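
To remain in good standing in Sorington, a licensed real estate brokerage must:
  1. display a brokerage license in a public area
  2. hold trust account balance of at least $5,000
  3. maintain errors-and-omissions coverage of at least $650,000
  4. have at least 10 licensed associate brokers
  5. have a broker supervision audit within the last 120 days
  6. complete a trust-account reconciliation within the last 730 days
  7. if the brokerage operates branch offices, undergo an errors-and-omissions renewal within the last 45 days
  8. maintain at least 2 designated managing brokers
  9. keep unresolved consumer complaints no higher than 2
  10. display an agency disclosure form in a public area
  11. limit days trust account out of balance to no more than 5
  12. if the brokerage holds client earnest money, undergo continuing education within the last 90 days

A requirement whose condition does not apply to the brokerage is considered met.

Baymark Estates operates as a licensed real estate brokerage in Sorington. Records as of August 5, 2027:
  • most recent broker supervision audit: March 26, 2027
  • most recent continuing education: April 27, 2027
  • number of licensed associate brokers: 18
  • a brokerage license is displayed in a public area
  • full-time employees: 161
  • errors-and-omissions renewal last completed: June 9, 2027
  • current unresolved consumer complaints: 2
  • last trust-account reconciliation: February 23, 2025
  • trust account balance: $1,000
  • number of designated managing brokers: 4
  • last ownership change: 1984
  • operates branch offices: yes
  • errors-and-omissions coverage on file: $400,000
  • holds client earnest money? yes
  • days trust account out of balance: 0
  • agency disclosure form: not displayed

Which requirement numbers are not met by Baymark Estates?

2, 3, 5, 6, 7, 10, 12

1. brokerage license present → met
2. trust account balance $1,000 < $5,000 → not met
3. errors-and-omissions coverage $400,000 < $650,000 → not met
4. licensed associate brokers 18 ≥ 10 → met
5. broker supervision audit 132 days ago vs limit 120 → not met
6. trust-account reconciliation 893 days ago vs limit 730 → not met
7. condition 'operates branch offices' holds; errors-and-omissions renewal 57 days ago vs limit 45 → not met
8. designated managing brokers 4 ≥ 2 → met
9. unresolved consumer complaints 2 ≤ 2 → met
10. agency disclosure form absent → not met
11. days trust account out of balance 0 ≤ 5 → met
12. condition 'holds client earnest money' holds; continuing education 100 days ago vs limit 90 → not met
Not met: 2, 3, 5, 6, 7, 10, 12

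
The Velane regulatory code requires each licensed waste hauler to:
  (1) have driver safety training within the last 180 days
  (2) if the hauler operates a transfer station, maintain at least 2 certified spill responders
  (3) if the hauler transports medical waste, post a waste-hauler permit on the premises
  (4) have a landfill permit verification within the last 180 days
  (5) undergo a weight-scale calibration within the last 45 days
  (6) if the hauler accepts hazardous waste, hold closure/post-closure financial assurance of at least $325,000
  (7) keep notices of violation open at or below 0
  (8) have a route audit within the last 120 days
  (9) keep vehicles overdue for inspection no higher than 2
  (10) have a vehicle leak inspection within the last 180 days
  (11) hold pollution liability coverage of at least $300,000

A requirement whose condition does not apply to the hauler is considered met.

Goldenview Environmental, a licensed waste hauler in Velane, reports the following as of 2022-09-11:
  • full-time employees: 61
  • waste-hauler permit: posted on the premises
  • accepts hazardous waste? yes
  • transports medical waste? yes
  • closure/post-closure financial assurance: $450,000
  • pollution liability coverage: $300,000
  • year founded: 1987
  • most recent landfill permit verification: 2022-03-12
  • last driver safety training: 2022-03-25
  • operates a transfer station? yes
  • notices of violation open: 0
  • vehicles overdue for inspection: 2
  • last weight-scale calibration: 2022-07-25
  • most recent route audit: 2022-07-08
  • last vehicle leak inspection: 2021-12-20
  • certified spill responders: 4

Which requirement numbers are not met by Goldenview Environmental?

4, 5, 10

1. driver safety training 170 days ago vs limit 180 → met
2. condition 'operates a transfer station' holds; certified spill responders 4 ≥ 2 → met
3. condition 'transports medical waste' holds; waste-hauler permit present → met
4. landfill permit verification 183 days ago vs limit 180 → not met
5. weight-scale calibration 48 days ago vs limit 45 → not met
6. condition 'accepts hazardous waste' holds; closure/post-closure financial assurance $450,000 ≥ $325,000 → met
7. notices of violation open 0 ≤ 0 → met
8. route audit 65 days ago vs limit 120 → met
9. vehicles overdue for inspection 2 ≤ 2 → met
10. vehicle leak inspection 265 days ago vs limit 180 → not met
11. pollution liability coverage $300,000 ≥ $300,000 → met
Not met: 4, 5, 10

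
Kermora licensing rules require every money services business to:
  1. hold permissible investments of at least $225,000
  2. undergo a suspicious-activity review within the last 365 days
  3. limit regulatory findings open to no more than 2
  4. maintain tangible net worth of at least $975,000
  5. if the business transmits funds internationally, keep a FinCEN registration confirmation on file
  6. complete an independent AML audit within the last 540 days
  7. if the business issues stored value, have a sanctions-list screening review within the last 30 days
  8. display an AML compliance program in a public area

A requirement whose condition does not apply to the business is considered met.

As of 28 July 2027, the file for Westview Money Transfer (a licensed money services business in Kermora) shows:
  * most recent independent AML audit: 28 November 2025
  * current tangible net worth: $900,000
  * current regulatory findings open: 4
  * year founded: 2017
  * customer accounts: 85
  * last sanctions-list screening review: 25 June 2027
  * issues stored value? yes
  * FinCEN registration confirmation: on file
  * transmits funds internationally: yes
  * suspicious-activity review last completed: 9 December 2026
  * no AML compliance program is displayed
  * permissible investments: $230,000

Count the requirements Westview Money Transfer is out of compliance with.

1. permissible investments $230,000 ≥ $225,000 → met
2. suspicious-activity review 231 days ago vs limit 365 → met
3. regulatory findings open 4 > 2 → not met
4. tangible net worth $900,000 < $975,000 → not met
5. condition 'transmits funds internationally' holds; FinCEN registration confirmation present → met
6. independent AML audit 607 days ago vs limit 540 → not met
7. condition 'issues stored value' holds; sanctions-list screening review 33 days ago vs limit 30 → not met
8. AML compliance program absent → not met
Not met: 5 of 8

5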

***

From top to bottom, please output the material exactly.

**Solved problem**.
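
To remain in good standing in Sorington, a licensed real estate brokerage must:
  1. display a brokerage license in a public area
  2. hold trust account balance of at least $5,000
  3. maintain errors-and-omissions coverage of at least $650,000
  4. have at least 10 licensed associate brokers
  5. have a broker supervision audit within the last 120 days
  6. complete a trust-account reconciliation within the last 730 days
  7. if the brokerage operates branch offices, undergo an errors-and-omissions renewal within the last 45 days
  8. maintain at least 2 designated managing brokers
  9. keep unresolved consumer complaints no higher than 2
  10. display an agency disclosure form in a public area
  11. limit days trust account out of balance to no more than 5
  12. if the brokerage holds client earnest money, undergo continuing education within the last 90 days

A requirement whose condition does not apply to the brokerage is considered met.

Baymark Estates operates as a licensed real estate brokerage in Sorington. Records as of August 5, 2027:
  • most recent broker supervision audit: March 26, 2027
  • most recent continuing education: April 27, 2027
  • number of licensed associate brokers: 18
  • a brokerage license is displayed in a public area
  • full-time employees: 161
  • errors-and-omissions renewal last completed: June 9, 2027
  • current unresolved consumer complaints: 2
  • last trust-account reconciliation: February 23, 2025
  • trust account balance: $1,000
  • number of designated managing brokers: 4
  • last ownership change: 1984
  • operates branch offices: yes
  • errors-and-omissions coverage on file: $400,000
  • holds client earnest money? yes
  • days trust account out of balance: 0
  • agency disclosure form: not displayed

Which requirement numbers are not met by Baymark Estates?

2, 3, 5, 6, 7, 10, 12

1. brokerage license present → met
2. trust account balance $1,000 < $5,000 → not met
3. errors-and-omissions coverage $400,000 < $650,000 → not met
4. licensed associate brokers 18 ≥ 10 → met
5. broker supervision audit 132 days ago vs limit 120 → not met
6. trust-account reconciliation 893 days ago vs limit 730 → not met
7. condition 'operates branch offices' holds; errors-and-omissions renewal 57 days ago vs limit 45 → not met
8. designated managing brokers 4 ≥ 2 → met
9. unresolved consumer complaints 2 ≤ 2 → met
10. agency disclosure form absent → not met
11. days trust account out of balance 0 ≤ 5 → met
12. condition 'holds client earnest money' holds; continuing education 100 days ago vs limit 90 → not met
Not met: 2, 3, 5, 6, 7, 10, 12

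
The Velane regulatory code requires each licensed waste hauler to:
  (1) have driver safety training within the last 180 days
  (2) if the hauler operates a transfer station, maintain at least 2 certified spill responders
  (3) if the hauler transports medical waste, post a waste-hauler permit on the premises
  (4) have a landfill permit verification within the last 180 days
  (5) undergo a weight-scale calibration within the last 45 days
  (6) if the hauler accepts hazardous waste, hold closure/post-closure financial assurance of at least $325,000
  (7) keep notices of violation open at or below 0
  (8) have a route audit within the last 120 days
  (9) keep vehicles overdue for inspection no higher than 2
  (10) have a vehicle leak inspection within the last 180 days
  (11) hold pollution liability coverage of at least $300,000

A requirement whose condition does not apply to the hauler is considered met.

Goldenview Environmental, a licensed waste hauler in Velane, reports the following as of 2022-09-11:
  • full-time employees: 61
  • waste-hauler permit: posted on the premises
  • accepts hazardous waste? yes
  • transports medical waste? yes
  • closure/post-closure financial assurance: $450,000
  • pollution liability coverage: $300,000
  • year founded: 1987
  • most recent landfill permit verification: 2022-03-12
  • last driver safety training: 2022-03-25
  • operates a transfer station? yes
  • notices of violation open: 0
  • vehicles overdue for inspection: 2
  • last weight-scale calibration: 2022-07-25
  • most recent route audit: 2022-07-08
  • last vehicle leak inspection: 2021-12-20
  • certified spill responders: 4

Which requirement numbers are not met by Goldenview Environmental?

4, 5, 10

1. driver safety training 170 days ago vs limit 180 → met
2. condition 'operates a transfer station' holds; certified spill responders 4 ≥ 2 → met
3. condition 'transports medical waste' holds; waste-hauler permit present → met
4. landfill permit verification 183 days ago vs limit 180 → not met
5. weight-scale calibration 48 days ago vs limit 45 → not met
6. condition 'accepts hazardous waste' holds; closure/post-closure financial assurance $450,000 ≥ $325,000 → met
7. notices of violation open 0 ≤ 0 → met
8. route audit 65 days ago vs limit 120 → met
9. vehicles overdue for inspection 2 ≤ 2 → met
10. vehicle leak inspection 265 days ago vs limit 180 → not met
11. pollution liability coverage $300,000 ≥ $300,000 → met
Not met: 4, 5, 10

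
Kermora licensing rules require every money services business to:
  1. hold permissible investments of at least $225,000
  2. undergo a suspicious-activity review within the last 365 days
  3. limit regulatory findings open to no more than 2
  4. maintain tangible net worth of at least $975,000
  5. if the business transmits funds internationally, keep a FinCEN registration confirmation on file
  6. complete an independent AML audit within the last 540 days
  7. if the business issues stored value, have a sanctions-list screening review within the last 30 days
  8. display an AML compliance program in a public area

A requirement whose condition does not apply to the business is considered met.

As of 28 July 2027, the file for Westview Money Transfer (a licensed money services business in Kermora) shows:
  * most recent independent AML audit: 28 November 2025
  * current tangible net worth: $900,000
  * current regulatory findings open: 4
  * year founded: 2017
  * customer accounts: 85
  * last sanctions-list screening review: 25 June 2027
  * issues stored value? yes
  * FinCEN registration confirmation: on file
  * transmits funds internationally: yes
  * suspicious-activity review last completed: 9 December 2026
  * no AML compliance program is displayed
  * permissible investments: $230,000

Count the requirements Westview Money Transfer is out of compliance with.

1. permissible investments $230,000 ≥ $225,000 → met
2. suspicious-activity review 231 days ago vs limit 365 → met
3. regulatory findings open 4 > 2 → not met
4. tangible net worth $900,000 < $975,000 → not met
5. condition 'transmits funds internationally' holds; FinCEN registration confirmation present → met
6. independent AML audit 607 days ago vs limit 540 → not met
7. condition 'issues stored value' holds; sanctions-list screening review 33 days ago vs limit 30 → not met
8. AML compliance program absent → not met
Not met: 5 of 8

5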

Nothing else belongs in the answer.